■ **Assignment**
Output the full set of records exactly.

Stored items:
※
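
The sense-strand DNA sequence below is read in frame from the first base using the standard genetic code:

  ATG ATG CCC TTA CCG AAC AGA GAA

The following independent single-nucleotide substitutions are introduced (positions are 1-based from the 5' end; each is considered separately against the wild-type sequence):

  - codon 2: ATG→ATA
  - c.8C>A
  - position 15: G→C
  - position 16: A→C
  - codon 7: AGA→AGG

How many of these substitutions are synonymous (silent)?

Codon 2: ATG (Met) → ATA (Ile) — missense.
Codon 3: CCC (Pro) → CAC (His) — missense.
Codon 5: CCG (Pro) → CCC (Pro) — synonymous.
Codon 6: AAC (Asn) → CAC (His) — missense.
Codon 7: AGA (Arg) → AGG (Arg) — synonymous.
Synonymous: 2 of 5.

2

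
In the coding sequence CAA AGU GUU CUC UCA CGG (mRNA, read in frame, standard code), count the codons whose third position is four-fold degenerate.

Codon 1 CAA (Gln): third position 2-fold.
Codon 2 AGU (Ser): third position 2-fold.
Codon 3 GUU (Val): third position 4-fold.
Codon 4 CUC (Leu): third position 4-fold.
Codon 5 UCA (Ser): third position 4-fold.
Codon 6 CGG (Arg): third position 4-fold.
Four-fold degenerate third positions: 4.

4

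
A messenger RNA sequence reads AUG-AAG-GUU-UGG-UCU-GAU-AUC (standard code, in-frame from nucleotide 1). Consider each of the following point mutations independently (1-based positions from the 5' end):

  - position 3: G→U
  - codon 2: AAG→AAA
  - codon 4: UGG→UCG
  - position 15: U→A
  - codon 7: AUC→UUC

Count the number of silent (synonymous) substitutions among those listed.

Codon 1: AUG (Met) → AUU (Ile) — missense.
Codon 2: AAG (Lys) → AAA (Lys) — synonymous.
Codon 4: UGG (Trp) → UCG (Ser) — missense.
Codon 5: UCU (Ser) → UCA (Ser) — synonymous.
Codon 7: AUC (Ile) → UUC (Phe) — missense.
Synonymous: 2 of 5.

2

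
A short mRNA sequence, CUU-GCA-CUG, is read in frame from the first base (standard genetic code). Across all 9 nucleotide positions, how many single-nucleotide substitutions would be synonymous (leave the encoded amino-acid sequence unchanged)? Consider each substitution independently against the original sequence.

Codon 1 (CUU, Leu): 3 synonymous substitutions.
Codon 2 (GCA, Ala): 3 synonymous substitutions.
Codon 3 (CUG, Leu): 4 synonymous substitutions.
Total: 3 + 3 + 4 = 10.

10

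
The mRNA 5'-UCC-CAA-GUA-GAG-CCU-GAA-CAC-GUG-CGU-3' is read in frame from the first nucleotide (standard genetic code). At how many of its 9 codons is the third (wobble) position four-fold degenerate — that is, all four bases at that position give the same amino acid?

Codon 1 UCC (Ser): third position 4-fold.
Codon 2 CAA (Gln): third position 2-fold.
Codon 3 GUA (Val): third position 4-fold.
Codon 4 GAG (Glu): third position 2-fold.
Codon 5 CCU (Pro): third position 4-fold.
Codon 6 GAA (Glu): third position 2-fold.
Codon 7 CAC (His): third position 2-fold.
Codon 8 GUG (Val): third position 4-fold.
Codon 9 CGU (Arg): third position 4-fold.
Four-fold degenerate third positions: 5.

5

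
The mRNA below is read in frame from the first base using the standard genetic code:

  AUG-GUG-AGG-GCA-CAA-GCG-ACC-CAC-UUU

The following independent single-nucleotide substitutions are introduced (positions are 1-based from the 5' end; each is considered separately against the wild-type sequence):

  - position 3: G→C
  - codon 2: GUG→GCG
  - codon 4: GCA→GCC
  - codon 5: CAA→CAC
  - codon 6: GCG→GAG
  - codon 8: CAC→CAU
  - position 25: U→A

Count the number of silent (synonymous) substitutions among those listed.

2

Codon 1: AUG (Met) → AUC (Ile) — missense.
Codon 2: GUG (Val) → GCG (Ala) — missense.
Codon 4: GCA (Ala) → GCC (Ala) — synonymous.
Codon 5: CAA (Gln) → CAC (His) — missense.
Codon 6: GCG (Ala) → GAG (Glu) — missense.
Codon 8: CAC (His) → CAU (His) — synonymous.
Codon 9: UUU (Phe) → AUU (Ile) — missense.
Synonymous: 2 of 7.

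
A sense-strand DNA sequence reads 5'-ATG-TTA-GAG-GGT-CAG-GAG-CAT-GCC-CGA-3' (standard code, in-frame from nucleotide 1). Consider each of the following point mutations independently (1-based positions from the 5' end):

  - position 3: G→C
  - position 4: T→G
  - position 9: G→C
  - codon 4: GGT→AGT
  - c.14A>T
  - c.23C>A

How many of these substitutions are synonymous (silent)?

Codon 1: ATG (Met) → ATC (Ile) — missense.
Codon 2: TTA (Leu) → GTA (Val) — missense.
Codon 3: GAG (Glu) → GAC (Asp) — missense.
Codon 4: GGT (Gly) → AGT (Ser) — missense.
Codon 5: CAG (Gln) → CTG (Leu) — missense.
Codon 8: GCC (Ala) → GAC (Asp) — missense.
Synonymous: 0 of 6.

0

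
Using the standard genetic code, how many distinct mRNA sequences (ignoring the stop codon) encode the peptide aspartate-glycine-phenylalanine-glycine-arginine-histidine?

Asp: 2 codons.
Gly: 4 codons.
Phe: 2 codons.
Gly: 4 codons.
Arg: 6 codons.
His: 2 codons.
2 × 4 × 2 × 4 × 6 × 2 = 768.

768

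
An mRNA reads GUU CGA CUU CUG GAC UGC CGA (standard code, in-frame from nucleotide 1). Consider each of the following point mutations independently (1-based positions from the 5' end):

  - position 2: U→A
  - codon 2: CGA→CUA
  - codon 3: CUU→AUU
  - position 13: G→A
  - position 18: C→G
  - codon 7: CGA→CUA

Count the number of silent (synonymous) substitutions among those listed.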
※
■ **Exercise result**
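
The sense-strand DNA sequence below is read in frame from the first base using the standard genetic code:

  ATG ATG CCC TTA CCG AAC AGA GAA

The following independent single-nucleotide substitutions are introduced (positions are 1-based from the 5' end; each is considered separately against the wild-type sequence):

  - codon 2: ATG→ATA
  - c.8C>A
  - position 15: G→C
  - position 16: A→C
  - codon 7: AGA→AGG

How many of these substitutions are synonymous (silent)?

Codon 2: ATG (Met) → ATA (Ile) — missense.
Codon 3: CCC (Pro) → CAC (His) — missense.
Codon 5: CCG (Pro) → CCC (Pro) — synonymous.
Codon 6: AAC (Asn) → CAC (His) — missense.
Codon 7: AGA (Arg) → AGG (Arg) — synonymous.
Synonymous: 2 of 5.

2

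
In the coding sequence CAA AGU GUU CUC UCA CGG (mRNA, read in frame, standard code), count the codons whose third position is four-fold degenerate.

Codon 1 CAA (Gln): third position 2-fold.
Codon 2 AGU (Ser): third position 2-fold.
Codon 3 GUU (Val): third position 4-fold.
Codon 4 CUC (Leu): third position 4-fold.
Codon 5 UCA (Ser): third position 4-fold.
Codon 6 CGG (Arg): third position 4-fold.
Four-fold degenerate third positions: 4.

4

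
A messenger RNA sequence reads AUG-AAG-GUU-UGG-UCU-GAU-AUC (standard code, in-frame from nucleotide 1). Consider each of the following point mutations independently (1-based positions from the 5' end):

  - position 3: G→U
  - codon 2: AAG→AAA
  - codon 4: UGG→UCG
  - position 15: U→A
  - codon 7: AUC→UUC

Count the number of silent (synonymous) substitutions among those listed.

Codon 1: AUG (Met) → AUU (Ile) — missense.
Codon 2: AAG (Lys) → AAA (Lys) — synonymous.
Codon 4: UGG (Trp) → UCG (Ser) — missense.
Codon 5: UCU (Ser) → UCA (Ser) — synonymous.
Codon 7: AUC (Ile) → UUC (Phe) — missense.
Synonymous: 2 of 5.

2

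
A short mRNA sequence, CUU-GCA-CUG, is read in frame from the first base (standard genetic code). Across all 9 nucleotide positions, how many single-nucleotide substitutions would be synonymous (leave the encoded amino-acid sequence unchanged)? Consider each substitution independently against the original sequence.

Codon 1 (CUU, Leu): 3 synonymous substitutions.
Codon 2 (GCA, Ala): 3 synonymous substitutions.
Codon 3 (CUG, Leu): 4 synonymous substitutions.
Total: 3 + 3 + 4 = 10.

10

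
The mRNA 5'-UCC-CAA-GUA-GAG-CCU-GAA-CAC-GUG-CGU-3' is read in frame from the first nucleotide (standard genetic code). At how many of its 9 codons is the third (wobble) position four-fold degenerate — that is, all four bases at that position give the same amino acid?

Codon 1 UCC (Ser): third position 4-fold.
Codon 2 CAA (Gln): third position 2-fold.
Codon 3 GUA (Val): third position 4-fold.
Codon 4 GAG (Glu): third position 2-fold.
Codon 5 CCU (Pro): third position 4-fold.
Codon 6 GAA (Glu): third position 2-fold.
Codon 7 CAC (His): third position 2-fold.
Codon 8 GUG (Val): third position 4-fold.
Codon 9 CGU (Arg): third position 4-fold.
Four-fold degenerate third positions: 5.

5

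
The mRNA below is read in frame from the first base using the standard genetic code:

  AUG-GUG-AGG-GCA-CAA-GCG-ACC-CAC-UUU

The following independent single-nucleotide substitutions are introduced (positions are 1-based from the 5' end; each is considered separately against the wild-type sequence):

  - position 3: G→C
  - codon 2: GUG→GCG
  - codon 4: GCA→GCC
  - codon 5: CAA→CAC
  - codon 6: GCG→GAG
  - codon 8: CAC→CAU
  - position 25: U→A

Count the number of silent (synonymous) substitutions among those listed.

2

Codon 1: AUG (Met) → AUC (Ile) — missense.
Codon 2: GUG (Val) → GCG (Ala) — missense.
Codon 4: GCA (Ala) → GCC (Ala) — synonymous.
Codon 5: CAA (Gln) → CAC (His) — missense.
Codon 6: GCG (Ala) → GAG (Glu) — missense.
Codon 8: CAC (His) → CAU (His) — synonymous.
Codon 9: UUU (Phe) → AUU (Ile) — missense.
Synonymous: 2 of 7.

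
A sense-strand DNA sequence reads 5'-ATG-TTA-GAG-GGT-CAG-GAG-CAT-GCC-CGA-3' (standard code, in-frame from nucleotide 1). Consider each of the following point mutations independently (1-based positions from the 5' end):

  - position 3: G→C
  - position 4: T→G
  - position 9: G→C
  - codon 4: GGT→AGT
  - c.14A>T
  - c.23C>A

How many of these substitutions are synonymous (silent)?

Codon 1: ATG (Met) → ATC (Ile) — missense.
Codon 2: TTA (Leu) → GTA (Val) — missense.
Codon 3: GAG (Glu) → GAC (Asp) — missense.
Codon 4: GGT (Gly) → AGT (Ser) — missense.
Codon 5: CAG (Gln) → CTG (Leu) — missense.
Codon 8: GCC (Ala) → GAC (Asp) — missense.
Synonymous: 0 of 6.

0

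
Using the standard genetic code, how many distinct mRNA sequences (ignoring the stop codon) encode the peptide aspartate-glycine-phenylalanine-glycine-arginine-histidine?

Asp: 2 codons.
Gly: 4 codons.
Phe: 2 codons.
Gly: 4 codons.
Arg: 6 codons.
His: 2 codons.
2 × 4 × 2 × 4 × 6 × 2 = 768.

768

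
An mRNA reads GUU CGA CUU CUG GAC UGC CGA (standard code, in-frame from nucleotide 1). Consider each of the following point mutations independently (1-based positions from the 5' end):

  - position 2: U→A
  - codon 2: CGA→CUA
  - codon 3: CUU→AUU
  - position 13: G→A
  - position 18: C→G
  - codon 7: CGA→CUA

Count the number of silent (synonymous) substitutions among those listed.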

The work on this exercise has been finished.